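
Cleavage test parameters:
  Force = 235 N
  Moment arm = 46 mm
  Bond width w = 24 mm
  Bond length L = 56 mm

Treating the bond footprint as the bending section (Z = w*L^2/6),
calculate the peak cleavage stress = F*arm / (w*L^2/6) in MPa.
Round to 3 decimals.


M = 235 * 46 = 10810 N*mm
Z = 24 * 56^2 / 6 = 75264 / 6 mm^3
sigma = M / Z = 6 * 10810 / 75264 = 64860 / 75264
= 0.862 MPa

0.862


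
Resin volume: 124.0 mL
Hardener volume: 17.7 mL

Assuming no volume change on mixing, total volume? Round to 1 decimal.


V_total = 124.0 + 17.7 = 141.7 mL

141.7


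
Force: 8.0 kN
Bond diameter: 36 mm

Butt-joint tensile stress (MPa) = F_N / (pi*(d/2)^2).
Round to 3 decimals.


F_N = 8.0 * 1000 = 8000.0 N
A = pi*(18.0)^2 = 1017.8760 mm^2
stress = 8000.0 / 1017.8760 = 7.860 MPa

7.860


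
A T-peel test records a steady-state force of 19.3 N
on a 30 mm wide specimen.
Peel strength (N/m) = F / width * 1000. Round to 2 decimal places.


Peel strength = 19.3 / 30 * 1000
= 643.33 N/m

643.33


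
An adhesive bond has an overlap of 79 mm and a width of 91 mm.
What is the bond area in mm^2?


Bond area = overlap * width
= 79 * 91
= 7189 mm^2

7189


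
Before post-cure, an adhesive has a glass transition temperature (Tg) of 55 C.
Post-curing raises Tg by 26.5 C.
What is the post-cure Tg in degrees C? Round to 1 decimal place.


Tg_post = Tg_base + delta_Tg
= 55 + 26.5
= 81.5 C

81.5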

━━━

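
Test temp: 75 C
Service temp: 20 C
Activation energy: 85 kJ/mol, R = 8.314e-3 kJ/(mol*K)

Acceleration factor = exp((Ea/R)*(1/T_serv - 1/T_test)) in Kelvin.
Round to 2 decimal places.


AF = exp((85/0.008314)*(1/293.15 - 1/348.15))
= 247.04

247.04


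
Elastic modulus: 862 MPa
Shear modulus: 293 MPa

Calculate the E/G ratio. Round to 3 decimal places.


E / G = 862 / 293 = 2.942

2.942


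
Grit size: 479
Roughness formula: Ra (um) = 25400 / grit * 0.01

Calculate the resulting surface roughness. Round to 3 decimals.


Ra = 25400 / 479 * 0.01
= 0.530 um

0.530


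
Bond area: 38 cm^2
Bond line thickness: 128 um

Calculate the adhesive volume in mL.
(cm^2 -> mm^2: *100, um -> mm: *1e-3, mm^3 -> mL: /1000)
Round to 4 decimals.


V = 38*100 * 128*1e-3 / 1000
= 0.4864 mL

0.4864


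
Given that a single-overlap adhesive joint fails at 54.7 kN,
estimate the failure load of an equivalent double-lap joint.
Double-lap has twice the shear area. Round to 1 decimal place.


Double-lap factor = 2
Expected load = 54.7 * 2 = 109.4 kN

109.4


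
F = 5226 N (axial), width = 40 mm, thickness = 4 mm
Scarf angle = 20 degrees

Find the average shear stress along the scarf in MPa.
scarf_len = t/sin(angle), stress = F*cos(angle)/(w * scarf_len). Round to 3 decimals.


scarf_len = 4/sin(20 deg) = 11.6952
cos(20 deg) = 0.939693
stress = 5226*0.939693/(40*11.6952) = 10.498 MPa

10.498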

━━━

■ THE TASK ■
Count every line in the listing above that holds "modulus", then report only the count.

■ RESPONSE TO THE EXERCISE ■
2